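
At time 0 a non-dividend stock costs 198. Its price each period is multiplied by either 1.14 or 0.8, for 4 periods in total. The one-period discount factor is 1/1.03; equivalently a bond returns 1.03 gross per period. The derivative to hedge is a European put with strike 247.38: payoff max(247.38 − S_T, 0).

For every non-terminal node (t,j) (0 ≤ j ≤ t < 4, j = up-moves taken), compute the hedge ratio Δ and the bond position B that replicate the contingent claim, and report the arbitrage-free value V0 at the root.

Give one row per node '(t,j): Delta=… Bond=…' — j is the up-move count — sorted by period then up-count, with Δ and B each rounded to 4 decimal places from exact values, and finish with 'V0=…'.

(0,0): Delta=-0.6337 Bond=163.4693
(1,0): Delta=-1.0000 Bond=226.3877
(1,1): Delta=-0.5108 Bond=140.6274
(2,0): Delta=-1.0000 Bond=233.1794
(2,1): Delta=-1.0000 Bond=233.1794
(2,2): Delta=-0.3466 Bond=102.5999
(3,0): Delta=-1.0000 Bond=240.1748
(3,1): Delta=-1.0000 Bond=240.1748
(3,2): Delta=-1.0000 Bond=240.1748
(3,3): Delta=-0.1274 Bond=41.3533
V0=37.9873

Under the risk-neutral measure, an up-move has probability p* = (R−d)/(u−d) = 0.6765 and values discount at R = 1.03.
Terminal payoffs: V(4,0)=166.2792, V(4,1)=131.8114, V(4,2)=82.6947, V(4,3)=12.7034, V(4,4)=0.0000
  t=3,j=0: stock 101.3760 → up 115.5686 (V=131.8114), down 81.1008 (V=166.2792). Price 138.7988; hedge Δ=-1.0000, bond B=240.1748.
  t=3,j=1: stock 144.4608 → up 164.6853 (V=82.6947), down 115.5686 (V=131.8114). Price 95.7140; hedge Δ=-1.0000, bond B=240.1748.
  t=3,j=2: stock 205.8566 → up 234.6766 (V=12.7034), down 164.6853 (V=82.6947). Price 34.3181; hedge Δ=-1.0000, bond B=240.1748.
  t=3,j=3: stock 293.3457 → up 334.4141 (V=0.0000), down 234.6766 (V=12.7034). Price 3.9902; hedge Δ=-0.1274, bond B=41.3533.
  t=2,j=0: stock 126.7200 → up 144.4608 (V=95.7140), down 101.3760 (V=138.7988). Price 106.4594; hedge Δ=-1.0000, bond B=233.1794.
  t=2,j=1: stock 180.5760 → up 205.8566 (V=34.3181), down 144.4608 (V=95.7140). Price 52.6034; hedge Δ=-1.0000, bond B=233.1794.
  t=2,j=2: stock 257.3208 → up 293.3457 (V=3.9902), down 205.8566 (V=34.3181). Price 13.4002; hedge Δ=-0.3466, bond B=102.5999.
  t=1,j=0: stock 158.4000 → up 180.5760 (V=52.6034), down 126.7200 (V=106.4594). Price 67.9877; hedge Δ=-1.0000, bond B=226.3877.
  t=1,j=1: stock 225.7200 → up 257.3208 (V=13.4002), down 180.5760 (V=52.6034). Price 25.3239; hedge Δ=-0.5108, bond B=140.6274.
  t=0,j=0: stock 198.0000 → up 225.7200 (V=25.3239), down 158.4000 (V=67.9877). Price 37.9873; hedge Δ=-0.6337, bond B=163.4693.
Check: Δ(0,0)·S0 + B(0,0) = 37.9873 = V0.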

About this exercise |
Every entry above must be returned word for word.

Exercise result |
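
At time 0 a non-dividend stock costs 198. Its price each period is multiplied by either 1.14 or 0.8, for 4 periods in total. The one-period discount factor is 1/1.03; equivalently a bond returns 1.03 gross per period. The derivative to hedge is a European put with strike 247.38: payoff max(247.38 − S_T, 0).

For every non-terminal node (t,j) (0 ≤ j ≤ t < 4, j = up-moves taken), compute the hedge ratio Δ and the bond position B that replicate the contingent claim, and report the arbitrage-free value V0 at the root.

Give one row per node '(t,j): Delta=… Bond=…' — j is the up-move count — sorted by period then up-count, with Δ and B each rounded to 4 decimal places from exact values, and finish with 'V0=…'.

(0,0): Delta=-0.6337 Bond=163.4693
(1,0): Delta=-1.0000 Bond=226.3877
(1,1): Delta=-0.5108 Bond=140.6274
(2,0): Delta=-1.0000 Bond=233.1794
(2,1): Delta=-1.0000 Bond=233.1794
(2,2): Delta=-0.3466 Bond=102.5999
(3,0): Delta=-1.0000 Bond=240.1748
(3,1): Delta=-1.0000 Bond=240.1748
(3,2): Delta=-1.0000 Bond=240.1748
(3,3): Delta=-0.1274 Bond=41.3533
V0=37.9873

Under the risk-neutral measure, an up-move has probability p* = (R−d)/(u−d) = 0.6765 and values discount at R = 1.03.
Terminal payoffs: V(4,0)=166.2792, V(4,1)=131.8114, V(4,2)=82.6947, V(4,3)=12.7034, V(4,4)=0.0000
  t=3,j=0: stock 101.3760 → up 115.5686 (V=131.8114), down 81.1008 (V=166.2792). Price 138.7988; hedge Δ=-1.0000, bond B=240.1748.
  t=3,j=1: stock 144.4608 → up 164.6853 (V=82.6947), down 115.5686 (V=131.8114). Price 95.7140; hedge Δ=-1.0000, bond B=240.1748.
  t=3,j=2: stock 205.8566 → up 234.6766 (V=12.7034), down 164.6853 (V=82.6947). Price 34.3181; hedge Δ=-1.0000, bond B=240.1748.
  t=3,j=3: stock 293.3457 → up 334.4141 (V=0.0000), down 234.6766 (V=12.7034). Price 3.9902; hedge Δ=-0.1274, bond B=41.3533.
  t=2,j=0: stock 126.7200 → up 144.4608 (V=95.7140), down 101.3760 (V=138.7988). Price 106.4594; hedge Δ=-1.0000, bond B=233.1794.
  t=2,j=1: stock 180.5760 → up 205.8566 (V=34.3181), down 144.4608 (V=95.7140). Price 52.6034; hedge Δ=-1.0000, bond B=233.1794.
  t=2,j=2: stock 257.3208 → up 293.3457 (V=3.9902), down 205.8566 (V=34.3181). Price 13.4002; hedge Δ=-0.3466, bond B=102.5999.
  t=1,j=0: stock 158.4000 → up 180.5760 (V=52.6034), down 126.7200 (V=106.4594). Price 67.9877; hedge Δ=-1.0000, bond B=226.3877.
  t=1,j=1: stock 225.7200 → up 257.3208 (V=13.4002), down 180.5760 (V=52.6034). Price 25.3239; hedge Δ=-0.5108, bond B=140.6274.
  t=0,j=0: stock 198.0000 → up 225.7200 (V=25.3239), down 158.4000 (V=67.9877). Price 37.9873; hedge Δ=-0.6337, bond B=163.4693.
Check: Δ(0,0)·S0 + B(0,0) = 37.9873 = V0.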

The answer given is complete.